## Exercise description
An exact copy of the entries is needed, with every line included.
"""
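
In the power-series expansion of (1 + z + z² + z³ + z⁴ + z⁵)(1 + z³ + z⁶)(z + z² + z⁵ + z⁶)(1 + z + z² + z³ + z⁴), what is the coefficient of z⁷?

22

(1 + z + z² + z³ + z⁴ + z⁵) has coefficients 1,1,1,1,1,1 for degrees 0…5.
(1 + z³ + z⁶) has coefficients 1,0,0,1,0,0,1,0 for degrees 0…7.
Multiplying by (z + z² + z⁵ + z⁶) gives running coefficients 0,1,1,0,1,2,1,1 for degrees 0…7.
Finally multiplying by (1 + z + z² + z³ + z⁴), the product of all factors after the first has coefficients 0,1,2,2,3,5,5,5 for degrees 0…7.
[z⁷] = 1·5 + 1·5 + 1·5 + 1·3 + 1·2 + 1·2 = 22.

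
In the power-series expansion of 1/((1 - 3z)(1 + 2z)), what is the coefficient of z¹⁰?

35839

Partial fractions give a closed form: a_n = (3/5)·3^n + (2/5)·(-2)^n.
At n = 10: a_10 = 35839.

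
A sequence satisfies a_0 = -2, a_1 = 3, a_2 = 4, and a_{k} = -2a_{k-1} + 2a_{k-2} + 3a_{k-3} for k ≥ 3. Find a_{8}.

964

The ordinary generating function has denominator 1 + 2q - 2q^2 - 3q^3.
Iterating the recurrence: a_0,…,a_{8} = -2, 3, 4, -8, 33, -70, 182, -405, 964.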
"""
## Expected answer
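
In the power-series expansion of (1 + z + z² + z³ + z⁴ + z⁵)(1 + z³ + z⁶)(z + z² + z⁵ + z⁶)(1 + z + z² + z³ + z⁴), what is the coefficient of z⁷?

22

(1 + z + z² + z³ + z⁴ + z⁵) has coefficients 1,1,1,1,1,1 for degrees 0…5.
(1 + z³ + z⁶) has coefficients 1,0,0,1,0,0,1,0 for degrees 0…7.
Multiplying by (z + z² + z⁵ + z⁶) gives running coefficients 0,1,1,0,1,2,1,1 for degrees 0…7.
Finally multiplying by (1 + z + z² + z³ + z⁴), the product of all factors after the first has coefficients 0,1,2,2,3,5,5,5 for degrees 0…7.
[z⁷] = 1·5 + 1·5 + 1·5 + 1·3 + 1·2 + 1·2 = 22.

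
In the power-series expansion of 1/((1 - 3z)(1 + 2z)), what is the coefficient of z¹⁰?

35839

Partial fractions give a closed form: a_n = (3/5)·3^n + (2/5)·(-2)^n.
At n = 10: a_10 = 35839.

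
A sequence satisfies a_0 = -2, a_1 = 3, a_2 = 4, and a_{k} = -2a_{k-1} + 2a_{k-2} + 3a_{k-3} for k ≥ 3. Find a_{8}.

964

The ordinary generating function has denominator 1 + 2q - 2q^2 - 3q^3.
Iterating the recurrence: a_0,…,a_{8} = -2, 3, 4, -8, 33, -70, 182, -405, 964.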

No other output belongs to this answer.